▼▼▼
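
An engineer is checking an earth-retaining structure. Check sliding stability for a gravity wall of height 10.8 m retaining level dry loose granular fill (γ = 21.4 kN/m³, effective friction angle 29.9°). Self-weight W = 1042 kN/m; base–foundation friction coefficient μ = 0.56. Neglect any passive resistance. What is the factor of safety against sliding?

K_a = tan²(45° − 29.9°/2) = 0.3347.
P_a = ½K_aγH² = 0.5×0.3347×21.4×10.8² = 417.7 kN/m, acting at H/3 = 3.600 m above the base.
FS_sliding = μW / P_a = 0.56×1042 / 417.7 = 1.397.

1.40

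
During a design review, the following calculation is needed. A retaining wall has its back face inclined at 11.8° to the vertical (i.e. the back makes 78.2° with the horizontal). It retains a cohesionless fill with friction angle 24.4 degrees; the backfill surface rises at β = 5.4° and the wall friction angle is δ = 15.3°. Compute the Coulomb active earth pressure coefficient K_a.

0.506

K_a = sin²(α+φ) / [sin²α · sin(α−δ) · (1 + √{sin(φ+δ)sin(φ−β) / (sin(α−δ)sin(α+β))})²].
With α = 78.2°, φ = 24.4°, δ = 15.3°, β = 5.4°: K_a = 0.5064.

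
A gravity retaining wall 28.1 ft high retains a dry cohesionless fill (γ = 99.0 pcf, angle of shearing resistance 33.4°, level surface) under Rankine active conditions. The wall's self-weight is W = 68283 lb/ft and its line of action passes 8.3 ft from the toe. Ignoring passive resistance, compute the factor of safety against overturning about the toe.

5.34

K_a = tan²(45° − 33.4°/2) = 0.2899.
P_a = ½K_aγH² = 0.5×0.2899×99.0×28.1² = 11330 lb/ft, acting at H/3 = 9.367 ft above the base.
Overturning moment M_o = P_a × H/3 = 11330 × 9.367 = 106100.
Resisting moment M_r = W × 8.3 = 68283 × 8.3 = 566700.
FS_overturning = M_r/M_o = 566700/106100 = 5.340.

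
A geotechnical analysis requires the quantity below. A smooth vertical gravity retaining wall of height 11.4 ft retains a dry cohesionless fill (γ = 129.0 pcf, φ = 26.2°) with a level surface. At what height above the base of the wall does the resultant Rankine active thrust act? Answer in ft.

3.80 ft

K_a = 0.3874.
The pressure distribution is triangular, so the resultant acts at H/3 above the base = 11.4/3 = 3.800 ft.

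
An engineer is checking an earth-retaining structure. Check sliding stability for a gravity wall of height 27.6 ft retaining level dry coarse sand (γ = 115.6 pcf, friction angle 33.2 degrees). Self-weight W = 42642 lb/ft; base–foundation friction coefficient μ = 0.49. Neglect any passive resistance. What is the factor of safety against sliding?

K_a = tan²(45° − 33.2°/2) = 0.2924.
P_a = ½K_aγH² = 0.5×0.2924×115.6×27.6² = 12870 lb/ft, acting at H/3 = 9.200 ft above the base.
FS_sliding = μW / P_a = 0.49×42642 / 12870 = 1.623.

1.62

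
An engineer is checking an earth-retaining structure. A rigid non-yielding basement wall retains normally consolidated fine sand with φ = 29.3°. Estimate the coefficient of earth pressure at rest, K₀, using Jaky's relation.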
▲▲▲
▼▼▼
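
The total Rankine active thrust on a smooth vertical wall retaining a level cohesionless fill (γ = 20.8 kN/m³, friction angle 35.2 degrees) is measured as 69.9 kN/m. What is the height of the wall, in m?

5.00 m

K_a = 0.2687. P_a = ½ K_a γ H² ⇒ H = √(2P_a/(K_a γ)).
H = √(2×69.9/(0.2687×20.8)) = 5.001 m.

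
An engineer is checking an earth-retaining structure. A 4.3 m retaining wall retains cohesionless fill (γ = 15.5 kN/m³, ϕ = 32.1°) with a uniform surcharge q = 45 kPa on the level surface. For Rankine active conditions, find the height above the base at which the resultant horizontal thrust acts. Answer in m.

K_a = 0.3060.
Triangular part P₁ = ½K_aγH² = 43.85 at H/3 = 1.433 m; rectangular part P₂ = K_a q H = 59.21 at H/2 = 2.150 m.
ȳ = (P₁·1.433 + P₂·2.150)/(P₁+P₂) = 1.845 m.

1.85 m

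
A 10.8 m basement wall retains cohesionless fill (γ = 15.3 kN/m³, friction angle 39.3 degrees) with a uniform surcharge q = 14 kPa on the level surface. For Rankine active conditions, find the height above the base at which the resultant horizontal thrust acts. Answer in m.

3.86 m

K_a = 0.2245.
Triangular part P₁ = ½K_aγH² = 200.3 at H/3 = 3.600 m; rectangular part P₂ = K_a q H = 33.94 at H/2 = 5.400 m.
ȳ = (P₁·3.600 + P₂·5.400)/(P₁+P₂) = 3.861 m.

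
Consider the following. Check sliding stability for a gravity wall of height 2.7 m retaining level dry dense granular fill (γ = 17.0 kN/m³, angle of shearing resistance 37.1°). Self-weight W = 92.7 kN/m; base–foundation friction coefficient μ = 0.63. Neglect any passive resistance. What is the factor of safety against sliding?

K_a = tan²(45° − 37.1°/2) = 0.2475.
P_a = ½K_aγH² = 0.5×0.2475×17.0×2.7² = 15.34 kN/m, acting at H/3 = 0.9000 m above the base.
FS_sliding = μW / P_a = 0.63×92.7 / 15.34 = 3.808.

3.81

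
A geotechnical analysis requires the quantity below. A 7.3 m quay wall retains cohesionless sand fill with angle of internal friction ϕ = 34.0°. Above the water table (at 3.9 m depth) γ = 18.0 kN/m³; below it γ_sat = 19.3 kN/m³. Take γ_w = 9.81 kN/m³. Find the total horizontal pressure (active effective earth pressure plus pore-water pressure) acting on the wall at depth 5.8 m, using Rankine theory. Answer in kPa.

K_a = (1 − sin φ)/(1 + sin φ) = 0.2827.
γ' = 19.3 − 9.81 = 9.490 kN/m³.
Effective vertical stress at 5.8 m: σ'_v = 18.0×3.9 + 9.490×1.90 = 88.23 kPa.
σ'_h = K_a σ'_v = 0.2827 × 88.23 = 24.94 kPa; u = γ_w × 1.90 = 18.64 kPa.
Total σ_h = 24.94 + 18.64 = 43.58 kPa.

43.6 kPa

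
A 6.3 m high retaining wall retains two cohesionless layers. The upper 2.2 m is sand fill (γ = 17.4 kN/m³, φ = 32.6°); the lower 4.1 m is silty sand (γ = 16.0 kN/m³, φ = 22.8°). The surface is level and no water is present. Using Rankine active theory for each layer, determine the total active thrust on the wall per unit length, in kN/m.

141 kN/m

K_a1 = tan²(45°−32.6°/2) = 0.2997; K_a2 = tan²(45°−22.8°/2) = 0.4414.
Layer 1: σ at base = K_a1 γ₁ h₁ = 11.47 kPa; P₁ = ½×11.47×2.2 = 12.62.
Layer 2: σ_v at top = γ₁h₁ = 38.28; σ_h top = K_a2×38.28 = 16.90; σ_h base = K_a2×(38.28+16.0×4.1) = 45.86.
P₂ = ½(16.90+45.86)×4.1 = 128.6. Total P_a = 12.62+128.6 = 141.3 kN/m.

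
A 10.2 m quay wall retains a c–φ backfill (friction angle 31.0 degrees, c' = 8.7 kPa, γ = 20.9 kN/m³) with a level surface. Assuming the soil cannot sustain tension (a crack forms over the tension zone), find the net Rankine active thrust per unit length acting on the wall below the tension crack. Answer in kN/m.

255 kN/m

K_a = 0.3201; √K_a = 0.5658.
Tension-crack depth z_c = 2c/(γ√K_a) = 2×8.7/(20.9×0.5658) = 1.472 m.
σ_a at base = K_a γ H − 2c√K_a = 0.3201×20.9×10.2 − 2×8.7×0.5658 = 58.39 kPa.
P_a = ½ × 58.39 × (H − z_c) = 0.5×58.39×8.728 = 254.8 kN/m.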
▲▲▲
▼▼▼
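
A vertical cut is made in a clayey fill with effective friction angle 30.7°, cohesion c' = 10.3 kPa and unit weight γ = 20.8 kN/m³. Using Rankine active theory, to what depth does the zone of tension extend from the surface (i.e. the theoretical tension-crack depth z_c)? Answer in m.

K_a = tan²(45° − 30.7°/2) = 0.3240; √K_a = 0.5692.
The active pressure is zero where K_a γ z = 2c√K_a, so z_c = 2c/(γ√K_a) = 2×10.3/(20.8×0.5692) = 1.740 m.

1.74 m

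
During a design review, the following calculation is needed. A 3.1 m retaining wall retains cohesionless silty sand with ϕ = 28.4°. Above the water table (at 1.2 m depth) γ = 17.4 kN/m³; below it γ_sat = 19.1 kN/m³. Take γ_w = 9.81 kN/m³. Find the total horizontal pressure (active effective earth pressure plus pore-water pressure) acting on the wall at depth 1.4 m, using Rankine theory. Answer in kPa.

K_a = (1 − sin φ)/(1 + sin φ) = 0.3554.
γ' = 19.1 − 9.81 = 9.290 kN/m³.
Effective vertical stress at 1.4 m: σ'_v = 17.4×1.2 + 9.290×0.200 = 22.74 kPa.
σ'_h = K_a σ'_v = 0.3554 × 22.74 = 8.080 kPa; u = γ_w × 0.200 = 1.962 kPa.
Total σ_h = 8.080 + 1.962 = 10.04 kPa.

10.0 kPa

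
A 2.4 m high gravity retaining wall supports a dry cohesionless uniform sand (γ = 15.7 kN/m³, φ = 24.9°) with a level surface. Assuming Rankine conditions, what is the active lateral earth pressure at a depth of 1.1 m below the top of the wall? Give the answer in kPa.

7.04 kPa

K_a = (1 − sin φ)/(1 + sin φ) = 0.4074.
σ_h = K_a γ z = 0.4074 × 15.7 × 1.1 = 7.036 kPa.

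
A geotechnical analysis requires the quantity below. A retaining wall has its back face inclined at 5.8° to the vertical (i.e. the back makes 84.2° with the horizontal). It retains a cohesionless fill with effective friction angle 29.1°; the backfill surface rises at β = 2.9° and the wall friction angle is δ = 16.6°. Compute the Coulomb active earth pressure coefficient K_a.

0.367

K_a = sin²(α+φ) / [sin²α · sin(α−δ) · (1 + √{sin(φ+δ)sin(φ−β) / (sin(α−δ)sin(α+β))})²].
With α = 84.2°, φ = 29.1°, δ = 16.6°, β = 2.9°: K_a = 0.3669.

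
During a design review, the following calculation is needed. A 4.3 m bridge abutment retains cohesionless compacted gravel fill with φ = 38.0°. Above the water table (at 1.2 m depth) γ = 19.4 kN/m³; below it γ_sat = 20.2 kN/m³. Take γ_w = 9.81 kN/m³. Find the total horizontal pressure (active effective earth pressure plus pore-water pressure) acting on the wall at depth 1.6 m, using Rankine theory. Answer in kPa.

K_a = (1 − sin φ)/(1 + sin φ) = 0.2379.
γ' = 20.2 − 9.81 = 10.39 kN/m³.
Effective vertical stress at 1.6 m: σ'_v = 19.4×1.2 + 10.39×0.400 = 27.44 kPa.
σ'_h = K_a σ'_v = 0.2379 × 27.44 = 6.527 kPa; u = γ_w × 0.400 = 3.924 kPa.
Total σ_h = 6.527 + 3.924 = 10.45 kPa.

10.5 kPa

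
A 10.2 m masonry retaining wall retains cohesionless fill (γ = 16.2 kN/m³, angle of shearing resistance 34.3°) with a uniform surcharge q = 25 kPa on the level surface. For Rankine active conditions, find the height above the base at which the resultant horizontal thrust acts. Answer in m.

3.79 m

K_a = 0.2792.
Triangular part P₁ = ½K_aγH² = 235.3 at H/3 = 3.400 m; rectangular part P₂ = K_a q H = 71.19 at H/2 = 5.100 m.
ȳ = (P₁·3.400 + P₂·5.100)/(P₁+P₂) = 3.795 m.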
▲▲▲
Working from the material above, retype exactly the lines from the one with "A gravity retaining" through the one with "An engineer is checking an earth-retaining structure. A rigid", both included, and only those lines.

*FINAL ANSWER*.
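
A gravity retaining wall 28.1 ft high retains a dry cohesionless fill (γ = 99.0 pcf, angle of shearing resistance 33.4°, level surface) under Rankine active conditions. The wall's self-weight is W = 68283 lb/ft and its line of action passes 8.3 ft from the toe. Ignoring passive resistance, compute the factor of safety against overturning about the toe.

5.34

K_a = tan²(45° − 33.4°/2) = 0.2899.
P_a = ½K_aγH² = 0.5×0.2899×99.0×28.1² = 11330 lb/ft, acting at H/3 = 9.367 ft above the base.
Overturning moment M_o = P_a × H/3 = 11330 × 9.367 = 106100.
Resisting moment M_r = W × 8.3 = 68283 × 8.3 = 566700.
FS_overturning = M_r/M_o = 566700/106100 = 5.340.

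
A geotechnical analysis requires the quantity below. A smooth vertical gravity retaining wall of height 11.4 ft retains a dry cohesionless fill (γ = 129.0 pcf, φ = 26.2°) with a level surface. At what height above the base of the wall does the resultant Rankine active thrust act? Answer in ft.

3.80 ft

K_a = 0.3874.
The pressure distribution is triangular, so the resultant acts at H/3 above the base = 11.4/3 = 3.800 ft.

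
An engineer is checking an earth-retaining structure. Check sliding stability for a gravity wall of height 27.6 ft retaining level dry coarse sand (γ = 115.6 pcf, friction angle 33.2 degrees). Self-weight W = 42642 lb/ft; base–foundation friction coefficient μ = 0.49. Neglect any passive resistance. What is the factor of safety against sliding?

K_a = tan²(45° − 33.2°/2) = 0.2924.
P_a = ½K_aγH² = 0.5×0.2924×115.6×27.6² = 12870 lb/ft, acting at H/3 = 9.200 ft above the base.
FS_sliding = μW / P_a = 0.49×42642 / 12870 = 1.623.

1.62

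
An engineer is checking an earth-retaining structure. A rigid non-yielding basement wall retains normally consolidated fine sand with φ = 29.3°. Estimate the coefficient of earth pressure at rest, K₀, using Jaky's relation.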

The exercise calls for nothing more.